REQUIRED ACTION: Please give again, word for word, each line that falls between the line with "Part II: Denote" and the end of the data, inclusive.
[STORED DATA Boundary: Start]
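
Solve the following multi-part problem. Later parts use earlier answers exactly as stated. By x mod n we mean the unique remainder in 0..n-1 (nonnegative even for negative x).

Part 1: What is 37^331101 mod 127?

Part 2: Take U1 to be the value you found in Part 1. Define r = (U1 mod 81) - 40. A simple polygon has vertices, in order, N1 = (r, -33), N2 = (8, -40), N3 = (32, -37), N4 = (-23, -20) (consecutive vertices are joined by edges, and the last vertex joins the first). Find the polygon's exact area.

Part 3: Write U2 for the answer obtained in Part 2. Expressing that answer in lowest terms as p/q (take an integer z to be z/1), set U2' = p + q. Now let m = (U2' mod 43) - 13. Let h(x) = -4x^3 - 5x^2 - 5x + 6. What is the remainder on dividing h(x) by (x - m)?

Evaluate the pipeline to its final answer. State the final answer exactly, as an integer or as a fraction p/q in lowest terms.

2562

Part 1: squarings mod 127: 37^1=37, 37^2=99, 37^4=22, 37^8=103, 37^16=68, 37^32=52, 37^64=37, 37^128=99, 37^256=22, 37^512=103, 37^1024=68, 37^2048=52, 37^4096=37, 37^8192=99, 37^16384=22, 37^32768=103, 37^65536=68, 37^131072=52, 37^262144=37; 37^331101 = 37^1 * 37^4 * 37^8 * 37^16 * 37^64 * 37^256 * 37^1024 * 37^2048 * 37^65536 * 37^262144 = 1 (mod 127); answer 1
Part 2: U1 = 1; r = -39; cross terms: (-39*-40 - 8*-33)=1824, (8*-37 - 32*-40)=984, (32*-20 - -23*-37)=-1491, (-23*-33 - -39*-20)=-21; twice the area = |1296| = 1296; area = 648; answer 648
Part 3: U2 = 648; threaded value p + q = 649; m = -9; remainder = value at the root: -4*(-9)^3 - 5*(-9)^2 - 5*(-9)^1 + 6 = (2916) + (-405) + (45) + (6) = 2562; answer 2562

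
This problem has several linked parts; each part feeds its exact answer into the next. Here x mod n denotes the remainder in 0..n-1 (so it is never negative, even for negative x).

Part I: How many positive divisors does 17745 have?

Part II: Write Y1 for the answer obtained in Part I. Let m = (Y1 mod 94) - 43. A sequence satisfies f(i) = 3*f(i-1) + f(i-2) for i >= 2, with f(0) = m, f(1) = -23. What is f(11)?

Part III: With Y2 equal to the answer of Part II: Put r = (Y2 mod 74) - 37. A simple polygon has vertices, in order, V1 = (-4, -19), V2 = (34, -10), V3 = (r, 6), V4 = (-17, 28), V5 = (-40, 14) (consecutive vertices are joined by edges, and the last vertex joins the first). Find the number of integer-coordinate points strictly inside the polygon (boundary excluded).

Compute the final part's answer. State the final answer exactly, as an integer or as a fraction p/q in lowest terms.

Part I: 17745 = 3 * 5 * 7 * 13^2; number of divisors = (1+1) * (1+1) * (1+1) * (2+1) = 24; answer 24
Part II: Y1 = 24; m = -19; f(2) = 3*(-23) + 1*(-19) = -88; iterating: f(2)=-88, f(3)=-287, f(4)=-949, f(5)=-3134, f(6)=-10351, f(7)=-34187, f(8)=-112912, f(9)=-372923, f(10)=-1231681, f(11)=-4067966; answer -4067966
Part III: Y2 = -4067966; r = -1; cross terms: (-4*-10 - 34*-19)=686, (34*6 - -1*-10)=194, (-1*28 - -17*6)=74, (-17*14 - -40*28)=882, (-40*-19 - -4*14)=816; twice the area = |2652| = 2652; area = 1326; boundary points = 1 + 1 + 2 + 1 + 3 = 8; strictly interior points = area - boundary/2 + 1 = 1323; answer 1323

1323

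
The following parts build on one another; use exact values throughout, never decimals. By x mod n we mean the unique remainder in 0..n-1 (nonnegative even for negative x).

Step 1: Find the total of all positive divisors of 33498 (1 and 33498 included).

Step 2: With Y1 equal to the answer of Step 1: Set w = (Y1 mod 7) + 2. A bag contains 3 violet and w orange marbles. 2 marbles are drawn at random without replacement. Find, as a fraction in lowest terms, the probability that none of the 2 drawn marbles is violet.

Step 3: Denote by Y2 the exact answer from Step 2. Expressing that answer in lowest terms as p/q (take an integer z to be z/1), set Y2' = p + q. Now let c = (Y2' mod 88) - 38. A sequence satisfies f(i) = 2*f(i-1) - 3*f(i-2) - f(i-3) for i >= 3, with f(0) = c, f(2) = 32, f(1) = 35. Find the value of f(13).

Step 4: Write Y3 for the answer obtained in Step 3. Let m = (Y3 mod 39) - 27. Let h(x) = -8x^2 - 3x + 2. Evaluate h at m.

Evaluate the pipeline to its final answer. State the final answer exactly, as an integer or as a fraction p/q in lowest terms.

Step 1: 33498 = 2 * 3^2 * 1861; sigma = (1 + 2) * (1 + 3 + 9) * (1 + 1861) = 3 * 13 * 1862 = 72618; answer 72618
Step 2: Y1 = 72618; w = 2; total draws C(5,2) = 10; favorable C(2,2) = 1; P = 1/10; answer 1/10
Step 3: Y2 = 1/10; threaded value p + q = 11; c = -27; f(3) = 2*(32) - 3*(35) - 1*(-27) = -14; iterating: f(3)=-14, f(4)=-159, f(5)=-308, f(6)=-125, f(7)=833, f(8)=2349, f(9)=2324, f(10)=-3232, f(11)=-15785, f(12)=-24198, f(13)=2191; answer 2191
Step 4: Y3 = 2191; m = -20; -8*(-20)^2 - 3*(-20)^1 + 2 = (-3200) + (60) + (2) = -3138; answer -3138

-3138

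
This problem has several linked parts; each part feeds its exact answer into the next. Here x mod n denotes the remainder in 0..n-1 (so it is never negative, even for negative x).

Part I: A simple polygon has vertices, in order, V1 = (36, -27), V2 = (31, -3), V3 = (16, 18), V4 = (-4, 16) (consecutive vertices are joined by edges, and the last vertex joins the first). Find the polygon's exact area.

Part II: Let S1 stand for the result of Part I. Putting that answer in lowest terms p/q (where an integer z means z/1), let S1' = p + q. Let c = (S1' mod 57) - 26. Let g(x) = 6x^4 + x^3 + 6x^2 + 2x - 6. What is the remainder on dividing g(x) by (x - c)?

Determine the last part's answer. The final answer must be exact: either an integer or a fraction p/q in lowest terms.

2728278

Part I: cross terms: (36*-3 - 31*-27)=729, (31*18 - 16*-3)=606, (16*16 - -4*18)=328, (-4*-27 - 36*16)=-468; twice the area = |1195| = 1195; area = 1195/2; answer 1195/2
Part II: S1 = 1195/2; threaded value p + q = 1197; c = -26; remainder = value at the root: 6*(-26)^4 + 1*(-26)^3 + 6*(-26)^2 + 2*(-26)^1 - 6 = (2741856) + (-17576) + (4056) + (-52) + (-6) = 2728278; answer 2728278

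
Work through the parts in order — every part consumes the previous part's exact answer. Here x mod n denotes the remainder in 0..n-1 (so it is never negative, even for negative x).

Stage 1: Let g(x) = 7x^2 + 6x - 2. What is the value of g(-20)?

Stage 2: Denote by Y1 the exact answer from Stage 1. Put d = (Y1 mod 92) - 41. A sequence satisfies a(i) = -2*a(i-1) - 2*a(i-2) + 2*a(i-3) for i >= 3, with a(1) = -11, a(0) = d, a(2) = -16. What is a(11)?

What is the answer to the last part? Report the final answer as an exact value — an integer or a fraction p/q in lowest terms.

Stage 1: 7*(-20)^2 + 6*(-20)^1 - 2 = (2800) + (-120) + (-2) = 2678; answer 2678
Stage 2: Y1 = 2678; d = -31; a(3) = -2*(-16) - 2*(-11) + 2*(-31) = -8; iterating: a(3)=-8, a(4)=26, a(5)=-68, a(6)=68, a(7)=52, a(8)=-376, a(9)=784, a(10)=-712, a(11)=-896; answer -896

-896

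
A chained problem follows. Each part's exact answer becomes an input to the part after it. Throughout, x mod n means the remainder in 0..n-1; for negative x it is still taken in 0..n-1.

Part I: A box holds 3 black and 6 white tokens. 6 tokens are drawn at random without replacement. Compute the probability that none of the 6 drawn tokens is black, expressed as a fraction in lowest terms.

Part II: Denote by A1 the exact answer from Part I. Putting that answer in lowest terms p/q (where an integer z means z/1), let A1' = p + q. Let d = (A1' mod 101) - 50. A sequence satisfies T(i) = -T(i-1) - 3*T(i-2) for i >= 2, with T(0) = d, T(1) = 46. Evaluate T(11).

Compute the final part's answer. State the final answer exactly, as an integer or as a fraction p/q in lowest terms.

14893

Part I: total draws C(9,6) = 84; favorable C(6,6) = 1; P = 1/84; answer 1/84
Part II: A1 = 1/84; threaded value p + q = 85; d = 35; T(2) = -1*(46) - 3*(35) = -151; iterating: T(2)=-151, T(3)=13, T(4)=440, T(5)=-479, T(6)=-841, T(7)=2278, T(8)=245, T(9)=-7079, T(10)=6344, T(11)=14893; answer 14893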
[STORED DATA Boundary: End]
RESPONSE TO THIS TASK:
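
Part II: Denote by A1 the exact answer from Part I. Putting that answer in lowest terms p/q (where an integer z means z/1), let A1' = p + q. Let d = (A1' mod 101) - 50. A sequence satisfies T(i) = -T(i-1) - 3*T(i-2) for i >= 2, with T(0) = d, T(1) = 46. Evaluate T(11).

Compute the final part's answer. State the final answer exactly, as an integer or as a fraction p/q in lowest terms.

14893

Part I: total draws C(9,6) = 84; favorable C(6,6) = 1; P = 1/84; answer 1/84
Part II: A1 = 1/84; threaded value p + q = 85; d = 35; T(2) = -1*(46) - 3*(35) = -151; iterating: T(2)=-151, T(3)=13, T(4)=440, T(5)=-479, T(6)=-841, T(7)=2278, T(8)=245, T(9)=-7079, T(10)=6344, T(11)=14893; answer 14893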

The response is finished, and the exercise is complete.